_Work required_. Output only the stretch of the listing that starts at the line containing "- Lien C: materialman's lien held by Brennan" and ends at the line containing "- Lien E: materialman's", reproduced exactly with both ends.

_Data for this exercise_.
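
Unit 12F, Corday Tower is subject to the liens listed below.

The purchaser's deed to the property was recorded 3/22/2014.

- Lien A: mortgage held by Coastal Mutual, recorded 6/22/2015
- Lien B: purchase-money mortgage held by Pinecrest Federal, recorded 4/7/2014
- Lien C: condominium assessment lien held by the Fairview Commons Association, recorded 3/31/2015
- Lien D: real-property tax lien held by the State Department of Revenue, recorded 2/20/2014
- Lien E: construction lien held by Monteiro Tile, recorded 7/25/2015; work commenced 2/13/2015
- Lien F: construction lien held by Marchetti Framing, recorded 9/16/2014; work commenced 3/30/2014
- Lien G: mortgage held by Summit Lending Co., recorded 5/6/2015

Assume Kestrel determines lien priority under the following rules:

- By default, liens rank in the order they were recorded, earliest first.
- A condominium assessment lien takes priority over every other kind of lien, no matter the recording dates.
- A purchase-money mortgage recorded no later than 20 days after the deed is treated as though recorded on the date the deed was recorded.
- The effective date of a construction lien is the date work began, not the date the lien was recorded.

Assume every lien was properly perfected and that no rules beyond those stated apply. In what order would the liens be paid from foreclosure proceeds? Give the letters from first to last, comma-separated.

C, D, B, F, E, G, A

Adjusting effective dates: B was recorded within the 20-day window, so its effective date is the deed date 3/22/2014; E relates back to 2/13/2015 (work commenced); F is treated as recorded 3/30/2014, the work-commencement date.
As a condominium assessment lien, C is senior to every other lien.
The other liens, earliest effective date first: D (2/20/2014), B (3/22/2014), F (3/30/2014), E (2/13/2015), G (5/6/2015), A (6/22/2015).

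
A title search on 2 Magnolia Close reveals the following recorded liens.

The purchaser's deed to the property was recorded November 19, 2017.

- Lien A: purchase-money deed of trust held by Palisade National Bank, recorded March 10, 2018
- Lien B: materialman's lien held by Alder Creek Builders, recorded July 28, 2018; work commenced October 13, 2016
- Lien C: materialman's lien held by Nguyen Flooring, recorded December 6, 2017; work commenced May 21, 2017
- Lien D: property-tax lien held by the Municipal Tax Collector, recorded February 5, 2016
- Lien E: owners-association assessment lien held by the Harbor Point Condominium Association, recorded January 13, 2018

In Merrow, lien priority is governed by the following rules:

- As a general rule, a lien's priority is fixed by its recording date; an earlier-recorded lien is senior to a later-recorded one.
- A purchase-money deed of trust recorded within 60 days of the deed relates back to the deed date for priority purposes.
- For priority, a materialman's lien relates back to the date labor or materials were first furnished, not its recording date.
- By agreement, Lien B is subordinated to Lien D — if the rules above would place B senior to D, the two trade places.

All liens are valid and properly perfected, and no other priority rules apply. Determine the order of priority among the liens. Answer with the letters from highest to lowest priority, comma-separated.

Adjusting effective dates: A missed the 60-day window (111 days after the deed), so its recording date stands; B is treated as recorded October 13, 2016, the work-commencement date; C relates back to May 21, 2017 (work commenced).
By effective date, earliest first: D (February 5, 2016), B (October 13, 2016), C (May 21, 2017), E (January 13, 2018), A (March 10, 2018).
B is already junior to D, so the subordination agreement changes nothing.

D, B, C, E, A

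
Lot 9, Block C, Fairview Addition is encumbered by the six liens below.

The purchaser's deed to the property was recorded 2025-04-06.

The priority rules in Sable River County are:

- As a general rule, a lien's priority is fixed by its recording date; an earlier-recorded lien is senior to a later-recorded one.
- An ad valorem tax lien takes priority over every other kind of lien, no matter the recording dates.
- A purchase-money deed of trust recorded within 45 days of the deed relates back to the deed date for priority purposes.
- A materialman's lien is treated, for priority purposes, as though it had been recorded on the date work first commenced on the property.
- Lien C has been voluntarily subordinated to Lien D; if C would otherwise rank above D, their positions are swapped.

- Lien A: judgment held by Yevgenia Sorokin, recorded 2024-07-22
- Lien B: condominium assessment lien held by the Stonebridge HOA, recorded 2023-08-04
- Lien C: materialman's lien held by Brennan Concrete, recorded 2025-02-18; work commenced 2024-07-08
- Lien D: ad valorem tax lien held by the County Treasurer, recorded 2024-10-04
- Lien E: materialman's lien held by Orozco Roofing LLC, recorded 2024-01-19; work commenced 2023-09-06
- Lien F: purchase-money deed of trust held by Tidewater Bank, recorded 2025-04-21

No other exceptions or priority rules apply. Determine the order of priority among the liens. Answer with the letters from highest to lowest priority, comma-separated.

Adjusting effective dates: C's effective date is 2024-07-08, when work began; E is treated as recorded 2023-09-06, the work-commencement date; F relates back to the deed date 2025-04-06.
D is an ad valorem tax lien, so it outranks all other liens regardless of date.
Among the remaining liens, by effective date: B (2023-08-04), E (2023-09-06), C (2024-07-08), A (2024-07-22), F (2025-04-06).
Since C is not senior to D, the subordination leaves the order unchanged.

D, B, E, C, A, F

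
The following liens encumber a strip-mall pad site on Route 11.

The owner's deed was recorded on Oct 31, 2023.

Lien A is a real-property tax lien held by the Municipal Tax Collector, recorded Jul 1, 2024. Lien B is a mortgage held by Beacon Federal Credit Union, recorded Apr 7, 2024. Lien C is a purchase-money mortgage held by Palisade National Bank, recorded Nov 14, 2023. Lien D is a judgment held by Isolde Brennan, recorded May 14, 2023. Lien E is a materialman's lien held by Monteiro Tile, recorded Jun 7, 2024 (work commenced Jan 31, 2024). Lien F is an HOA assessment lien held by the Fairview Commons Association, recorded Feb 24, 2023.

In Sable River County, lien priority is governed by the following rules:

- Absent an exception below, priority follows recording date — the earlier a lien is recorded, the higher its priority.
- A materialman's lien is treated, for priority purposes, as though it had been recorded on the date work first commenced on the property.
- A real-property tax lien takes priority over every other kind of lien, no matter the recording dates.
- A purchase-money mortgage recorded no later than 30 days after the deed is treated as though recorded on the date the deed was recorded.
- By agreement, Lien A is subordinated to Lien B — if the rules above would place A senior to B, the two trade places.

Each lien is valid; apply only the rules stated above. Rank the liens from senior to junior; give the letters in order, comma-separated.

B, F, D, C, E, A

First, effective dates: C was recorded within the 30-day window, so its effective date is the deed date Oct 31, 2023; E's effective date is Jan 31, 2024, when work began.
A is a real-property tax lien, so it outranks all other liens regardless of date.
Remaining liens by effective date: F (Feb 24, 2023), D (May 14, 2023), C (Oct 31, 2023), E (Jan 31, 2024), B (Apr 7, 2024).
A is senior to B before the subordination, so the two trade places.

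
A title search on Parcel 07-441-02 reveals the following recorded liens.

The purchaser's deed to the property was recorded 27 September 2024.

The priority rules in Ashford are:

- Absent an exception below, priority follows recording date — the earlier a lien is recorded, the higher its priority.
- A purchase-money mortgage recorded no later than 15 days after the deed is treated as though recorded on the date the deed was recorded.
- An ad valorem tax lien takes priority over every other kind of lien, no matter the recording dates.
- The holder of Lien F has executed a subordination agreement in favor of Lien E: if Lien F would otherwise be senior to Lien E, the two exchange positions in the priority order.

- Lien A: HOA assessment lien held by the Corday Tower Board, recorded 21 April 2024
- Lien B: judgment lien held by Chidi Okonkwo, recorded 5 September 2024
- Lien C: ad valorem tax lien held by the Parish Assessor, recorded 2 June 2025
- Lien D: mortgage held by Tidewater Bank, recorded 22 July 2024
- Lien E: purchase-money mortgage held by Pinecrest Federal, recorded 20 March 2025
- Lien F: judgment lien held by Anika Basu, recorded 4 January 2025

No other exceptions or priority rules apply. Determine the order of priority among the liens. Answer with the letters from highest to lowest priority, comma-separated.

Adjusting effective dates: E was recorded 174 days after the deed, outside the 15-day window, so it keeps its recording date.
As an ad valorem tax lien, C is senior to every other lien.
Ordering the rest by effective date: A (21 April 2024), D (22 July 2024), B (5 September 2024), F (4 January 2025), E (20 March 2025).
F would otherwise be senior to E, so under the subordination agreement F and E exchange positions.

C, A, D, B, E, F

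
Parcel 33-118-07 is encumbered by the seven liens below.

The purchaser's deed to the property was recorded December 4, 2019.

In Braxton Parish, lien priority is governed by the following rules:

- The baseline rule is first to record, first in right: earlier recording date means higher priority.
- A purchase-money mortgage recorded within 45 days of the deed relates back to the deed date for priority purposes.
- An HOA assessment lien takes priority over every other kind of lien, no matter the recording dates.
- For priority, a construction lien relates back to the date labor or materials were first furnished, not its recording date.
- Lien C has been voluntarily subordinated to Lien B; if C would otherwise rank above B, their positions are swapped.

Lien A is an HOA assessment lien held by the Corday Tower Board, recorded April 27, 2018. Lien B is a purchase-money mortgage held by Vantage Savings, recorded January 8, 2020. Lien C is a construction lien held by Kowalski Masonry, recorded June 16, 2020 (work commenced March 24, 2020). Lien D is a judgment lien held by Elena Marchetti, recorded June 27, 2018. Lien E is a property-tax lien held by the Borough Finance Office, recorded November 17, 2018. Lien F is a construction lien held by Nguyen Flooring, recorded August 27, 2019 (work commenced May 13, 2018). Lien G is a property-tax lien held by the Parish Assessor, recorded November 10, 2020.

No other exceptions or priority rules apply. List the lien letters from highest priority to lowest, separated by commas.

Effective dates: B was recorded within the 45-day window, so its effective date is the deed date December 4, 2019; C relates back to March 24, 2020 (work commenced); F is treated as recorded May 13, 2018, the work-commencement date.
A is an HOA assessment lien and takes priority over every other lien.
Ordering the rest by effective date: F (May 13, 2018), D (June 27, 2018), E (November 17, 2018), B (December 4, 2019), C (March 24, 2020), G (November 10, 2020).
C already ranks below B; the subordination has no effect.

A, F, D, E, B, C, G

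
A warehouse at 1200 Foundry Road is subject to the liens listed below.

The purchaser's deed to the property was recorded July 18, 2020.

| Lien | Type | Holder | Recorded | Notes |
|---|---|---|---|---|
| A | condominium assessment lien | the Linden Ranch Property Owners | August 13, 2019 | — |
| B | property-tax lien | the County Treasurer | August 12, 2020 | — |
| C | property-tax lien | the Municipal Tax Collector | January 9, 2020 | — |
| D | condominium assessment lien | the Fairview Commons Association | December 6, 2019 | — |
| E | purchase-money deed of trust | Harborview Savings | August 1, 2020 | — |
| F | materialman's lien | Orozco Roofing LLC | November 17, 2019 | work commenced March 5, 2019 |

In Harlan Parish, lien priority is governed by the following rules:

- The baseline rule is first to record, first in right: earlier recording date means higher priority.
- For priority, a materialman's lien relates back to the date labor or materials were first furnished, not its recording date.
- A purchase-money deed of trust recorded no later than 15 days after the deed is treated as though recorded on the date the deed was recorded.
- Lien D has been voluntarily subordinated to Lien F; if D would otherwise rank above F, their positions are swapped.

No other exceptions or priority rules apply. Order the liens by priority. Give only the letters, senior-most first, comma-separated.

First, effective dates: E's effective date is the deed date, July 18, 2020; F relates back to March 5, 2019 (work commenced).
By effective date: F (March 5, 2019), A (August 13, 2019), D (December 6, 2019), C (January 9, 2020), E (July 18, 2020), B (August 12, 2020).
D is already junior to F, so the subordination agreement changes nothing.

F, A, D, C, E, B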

_Written answer_.
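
- Lien C: materialman's lien held by Brennan Concrete, recorded 2025-02-18; work commenced 2024-07-08
- Lien D: ad valorem tax lien held by the County Treasurer, recorded 2024-10-04
- Lien E: materialman's lien held by Orozco Roofing LLC, recorded 2024-01-19; work commenced 2023-09-06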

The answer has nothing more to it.